• Exercise:
Once you find the line with "Write the concert-pitch line C4" in the entries below, return exactly every line from it through the line with "B5 → Ab5 → Gb6 → D#6 → B6 → D6".

• Provided entries:
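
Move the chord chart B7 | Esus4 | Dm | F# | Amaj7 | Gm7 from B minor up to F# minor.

F#7 Bsus4 Am C# Emaj7 Dm7

B minor up to F# minor is a perfect fifth; each chord root moves by that interval while the quality stays the same.
B7: root B up a perfect fifth → F#, giving F#7.
Esus4: root E up a perfect fifth → B, giving Bsus4.
Dm: root D up a perfect fifth → A, giving Am.
F#: root F# up a perfect fifth → C#, giving C#.
Amaj7: root A up a perfect fifth → E, giving Emaj7.
Gm7: root G up a perfect fifth → D, giving Dm7.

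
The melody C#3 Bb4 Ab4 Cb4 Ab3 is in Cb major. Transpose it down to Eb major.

E#2 D4 C4 Eb3 C3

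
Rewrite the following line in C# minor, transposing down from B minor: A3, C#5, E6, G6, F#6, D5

B2 D#4 F#5 A5 G#5 E4

From B down to C# is a minor seventh; apply that to each pitch.
A3 to B2
C#5 to D#4
E6 to F#5
G6 to A5
F#6 to G#5
D5 to E4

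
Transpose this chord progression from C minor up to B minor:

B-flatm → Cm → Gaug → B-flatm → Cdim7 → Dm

Am Bm F#aug Am Bdim7 C#m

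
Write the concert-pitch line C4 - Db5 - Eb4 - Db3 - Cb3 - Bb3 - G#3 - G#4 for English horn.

Written C4 sounds as F3 on the English horn, so concert pitches are written a perfect fifth up.
C4 to G4
Db5 to Ab5
Eb4 to Bb4
Db3 to Ab3
Cb3 to Gb3
Bb3 to F4
G#3 to D#4
G#4 to D#5

G4 Ab5 Bb4 Ab3 Gb3 F4 D#4 D#5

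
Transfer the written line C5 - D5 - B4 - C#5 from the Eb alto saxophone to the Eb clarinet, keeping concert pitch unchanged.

C4 D4 B3 C#4

First find concert pitch: the Eb alto saxophone sounds a major sixth below written, so C5 D5 B4 C#5 sounds Eb4 F4 D4 E4.
Then write for Eb clarinet: it sounds a minor third above written, so the part must be a minor third below concert.
Eb4 → C4
F4 → D4
D4 → B3
E4 → C#4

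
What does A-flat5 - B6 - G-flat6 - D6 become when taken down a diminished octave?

A4 B#5 G5 D#5

Ab5: an octave down reaches A, and 11 semitones makes it A4.
A diminished octave down from B6 gives B#5.
A diminished octave down from Gb6 gives G5.
D6 down a diminished octave is D#5.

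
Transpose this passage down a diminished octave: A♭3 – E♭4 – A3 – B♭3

A diminished octave down from Ab3 gives A2.
A diminished octave down from Eb4 gives E3.
A3: an octave down reaches A, and 11 semitones makes it A#2.
A diminished octave down from Bb3 gives B2.

A2 E3 A#2 B2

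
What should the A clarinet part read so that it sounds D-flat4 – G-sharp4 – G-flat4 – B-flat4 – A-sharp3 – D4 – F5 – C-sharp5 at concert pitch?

The A clarinet sounds a minor third below written, so the written part must be a minor third above concert — transpose each note up.
Db4 to Fb4
G#4 to B4
Gb4 to Bbb4
Bb4 to Db5
A#3 to C#4
D4 to F4
F5 to Ab5
C#5 to E5

Fb4 B4 Bbb4 Db5 C#4 F4 Ab5 E5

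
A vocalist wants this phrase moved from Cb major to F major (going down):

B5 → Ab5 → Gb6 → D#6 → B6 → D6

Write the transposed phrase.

Cb major to F major down is a diminished fifth, so every note moves down by that interval.
B5 gives E#5
Ab5 gives D5
Gb6 gives C6
D#6 gives G##5
B6 gives E#6
D6 gives G#5

E#5 D5 C6 G##5 E#6 G#5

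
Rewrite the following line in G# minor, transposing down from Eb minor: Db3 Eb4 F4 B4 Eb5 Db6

From Eb down to G# is a diminished sixth; apply that to each pitch.
Db3 to F#2
Eb4 to G#3
F4 to A#3
B4 to D##4
Eb5 to G#4
Db6 to F#5

F#2 G#3 A#3 D##4 G#4 F#5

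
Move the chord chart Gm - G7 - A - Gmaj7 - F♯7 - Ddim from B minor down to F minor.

B minor down to F minor is an augmented fourth; each chord root moves by that interval while the quality stays the same.
Gm: root G down an augmented fourth → Db, giving Dbm.
G7: root G down an augmented fourth → Db, giving Db7.
A: root A down an augmented fourth → Eb, giving Eb.
Gmaj7: root G down an augmented fourth → Db, giving Dbmaj7.
F♯7: root F♯ down an augmented fourth → C, giving C7.
Ddim: root D down an augmented fourth → Ab, giving Abdim.

Dbm Db7 Eb Dbmaj7 C7 Abdim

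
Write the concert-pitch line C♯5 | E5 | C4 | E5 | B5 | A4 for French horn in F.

G#5 B5 G4 B5 F#6 E5

The French horn in F sounds a perfect fifth below written, so the written part must be a perfect fifth above concert — transpose each note up.
C#5 -> G#5
E5 -> B5
C4 -> G4
E5 -> B5
B5 -> F#6
A4 -> E5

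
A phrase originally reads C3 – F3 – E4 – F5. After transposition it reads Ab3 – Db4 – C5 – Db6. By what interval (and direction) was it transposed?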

• Solution to this problem:
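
Write the concert-pitch line C4 - Db5 - Eb4 - Db3 - Cb3 - Bb3 - G#3 - G#4 for English horn.

Written C4 sounds as F3 on the English horn, so concert pitches are written a perfect fifth up.
C4 to G4
Db5 to Ab5
Eb4 to Bb4
Db3 to Ab3
Cb3 to Gb3
Bb3 to F4
G#3 to D#4
G#4 to D#5

G4 Ab5 Bb4 Ab3 Gb3 F4 D#4 D#5

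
Transfer the written line C5 - D5 - B4 - C#5 from the Eb alto saxophone to the Eb clarinet, keeping concert pitch unchanged.

C4 D4 B3 C#4

First find concert pitch: the Eb alto saxophone sounds a major sixth below written, so C5 D5 B4 C#5 sounds Eb4 F4 D4 E4.
Then write for Eb clarinet: it sounds a minor third above written, so the part must be a minor third below concert.
Eb4 → C4
F4 → D4
D4 → B3
E4 → C#4

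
What does A-flat5 - B6 - G-flat6 - D6 become when taken down a diminished octave?

A4 B#5 G5 D#5

Ab5: an octave down reaches A, and 11 semitones makes it A4.
A diminished octave down from B6 gives B#5.
A diminished octave down from Gb6 gives G5.
D6 down a diminished octave is D#5.

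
Transpose this passage down a diminished octave: A♭3 – E♭4 – A3 – B♭3

A diminished octave down from Ab3 gives A2.
A diminished octave down from Eb4 gives E3.
A3: an octave down reaches A, and 11 semitones makes it A#2.
A diminished octave down from Bb3 gives B2.

A2 E3 A#2 B2

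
What should the A clarinet part read so that it sounds D-flat4 – G-sharp4 – G-flat4 – B-flat4 – A-sharp3 – D4 – F5 – C-sharp5 at concert pitch?

The A clarinet sounds a minor third below written, so the written part must be a minor third above concert — transpose each note up.
Db4 to Fb4
G#4 to B4
Gb4 to Bbb4
Bb4 to Db5
A#3 to C#4
D4 to F4
F5 to Ab5
C#5 to E5

Fb4 B4 Bbb4 Db5 C#4 F4 Ab5 E5

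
A vocalist wants this phrase moved from Cb major to F major (going down):

B5 → Ab5 → Gb6 → D#6 → B6 → D6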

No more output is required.